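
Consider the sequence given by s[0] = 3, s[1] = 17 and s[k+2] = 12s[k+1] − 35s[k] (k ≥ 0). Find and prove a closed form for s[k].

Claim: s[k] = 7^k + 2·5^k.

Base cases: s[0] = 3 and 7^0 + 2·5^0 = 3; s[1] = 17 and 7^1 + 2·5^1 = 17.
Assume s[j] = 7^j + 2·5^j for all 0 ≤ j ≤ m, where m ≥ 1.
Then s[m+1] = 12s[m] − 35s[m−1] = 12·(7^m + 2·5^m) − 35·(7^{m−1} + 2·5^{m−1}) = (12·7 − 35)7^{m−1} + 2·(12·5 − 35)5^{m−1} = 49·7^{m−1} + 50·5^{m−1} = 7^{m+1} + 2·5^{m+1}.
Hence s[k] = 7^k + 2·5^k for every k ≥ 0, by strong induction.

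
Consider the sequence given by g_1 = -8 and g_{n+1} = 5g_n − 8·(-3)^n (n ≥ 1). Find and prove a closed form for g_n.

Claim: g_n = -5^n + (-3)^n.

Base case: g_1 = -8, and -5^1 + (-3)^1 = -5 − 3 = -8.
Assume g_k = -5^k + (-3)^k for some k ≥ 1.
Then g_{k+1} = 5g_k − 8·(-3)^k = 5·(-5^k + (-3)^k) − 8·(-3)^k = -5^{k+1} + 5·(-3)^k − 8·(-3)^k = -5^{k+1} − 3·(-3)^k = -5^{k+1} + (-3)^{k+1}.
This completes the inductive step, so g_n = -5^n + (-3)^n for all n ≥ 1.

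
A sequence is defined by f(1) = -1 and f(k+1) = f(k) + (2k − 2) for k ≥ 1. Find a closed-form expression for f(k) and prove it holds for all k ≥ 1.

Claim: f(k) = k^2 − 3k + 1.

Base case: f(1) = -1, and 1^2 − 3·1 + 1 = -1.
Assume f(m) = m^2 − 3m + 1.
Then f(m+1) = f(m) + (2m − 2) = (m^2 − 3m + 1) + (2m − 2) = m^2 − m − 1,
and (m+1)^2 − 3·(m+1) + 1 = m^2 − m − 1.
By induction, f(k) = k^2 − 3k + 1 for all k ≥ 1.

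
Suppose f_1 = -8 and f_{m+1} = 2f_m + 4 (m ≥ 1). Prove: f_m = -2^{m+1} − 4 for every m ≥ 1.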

· · · · ·

» **Work required**
Look above for the line that holds "Consider the sequence given by g_1", then copy it and each line after it exactly, through the last line of the data.

» **Exercise answer**
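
Consider the sequence given by g_1 = -8 and g_{n+1} = 5g_n − 8·(-3)^n (n ≥ 1). Find and prove a closed form for g_n.

Claim: g_n = -5^n + (-3)^n.

Base case: g_1 = -8, and -5^1 + (-3)^1 = -5 − 3 = -8.
Assume g_k = -5^k + (-3)^k for some k ≥ 1.
Then g_{k+1} = 5g_k − 8·(-3)^k = 5·(-5^k + (-3)^k) − 8·(-3)^k = -5^{k+1} + 5·(-3)^k − 8·(-3)^k = -5^{k+1} − 3·(-3)^k = -5^{k+1} + (-3)^{k+1}.
This completes the inductive step, so g_n = -5^n + (-3)^n for all n ≥ 1.

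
A sequence is defined by f(1) = -1 and f(k+1) = f(k) + (2k − 2) for k ≥ 1. Find a closed-form expression for f(k) and prove it holds for all k ≥ 1.

Claim: f(k) = k^2 − 3k + 1.

Base case: f(1) = -1, and 1^2 − 3·1 + 1 = -1.
Assume f(m) = m^2 − 3m + 1.
Then f(m+1) = f(m) + (2m − 2) = (m^2 − 3m + 1) + (2m − 2) = m^2 − m − 1,
and (m+1)^2 − 3·(m+1) + 1 = m^2 − m − 1.
By induction, f(k) = k^2 − 3k + 1 for all k ≥ 1.

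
Suppose f_1 = -8 and f_{m+1} = 2f_m + 4 (m ≥ 1). Prove: f_m = -2^{m+1} − 4 for every m ≥ 1.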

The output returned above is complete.